What is expected =>
Every entry here should be copied exactly.

Segment Open

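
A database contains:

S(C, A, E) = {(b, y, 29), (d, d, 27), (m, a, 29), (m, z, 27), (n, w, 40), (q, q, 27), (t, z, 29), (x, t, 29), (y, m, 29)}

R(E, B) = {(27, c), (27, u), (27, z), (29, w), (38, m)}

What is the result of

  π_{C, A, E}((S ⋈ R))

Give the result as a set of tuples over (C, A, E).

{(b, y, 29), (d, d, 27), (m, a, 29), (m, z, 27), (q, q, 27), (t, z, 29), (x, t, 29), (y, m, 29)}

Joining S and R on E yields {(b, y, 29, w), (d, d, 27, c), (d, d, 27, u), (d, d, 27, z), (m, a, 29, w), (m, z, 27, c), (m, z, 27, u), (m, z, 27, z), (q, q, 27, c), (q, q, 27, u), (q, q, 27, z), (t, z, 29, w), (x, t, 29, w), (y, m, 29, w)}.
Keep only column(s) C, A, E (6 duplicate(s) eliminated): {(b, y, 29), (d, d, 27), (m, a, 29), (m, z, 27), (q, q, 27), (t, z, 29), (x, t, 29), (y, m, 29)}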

Segment Closed

Written solution =>
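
A database contains:

S(C, A, E) = {(b, y, 29), (d, d, 27), (m, a, 29), (m, z, 27), (n, w, 40), (q, q, 27), (t, z, 29), (x, t, 29), (y, m, 29)}

R(E, B) = {(27, c), (27, u), (27, z), (29, w), (38, m)}

What is the result of

  π_{C, A, E}((S ⋈ R))

Give the result as a set of tuples over (C, A, E).

{(b, y, 29), (d, d, 27), (m, a, 29), (m, z, 27), (q, q, 27), (t, z, 29), (x, t, 29), (y, m, 29)}

Joining S and R on E yields {(b, y, 29, w), (d, d, 27, c), (d, d, 27, u), (d, d, 27, z), (m, a, 29, w), (m, z, 27, c), (m, z, 27, u), (m, z, 27, z), (q, q, 27, c), (q, q, 27, u), (q, q, 27, z), (t, z, 29, w), (x, t, 29, w), (y, m, 29, w)}.
Keep only column(s) C, A, E (6 duplicate(s) eliminated): {(b, y, 29), (d, d, 27), (m, a, 29), (m, z, 27), (q, q, 27), (t, z, 29), (x, t, 29), (y, m, 29)}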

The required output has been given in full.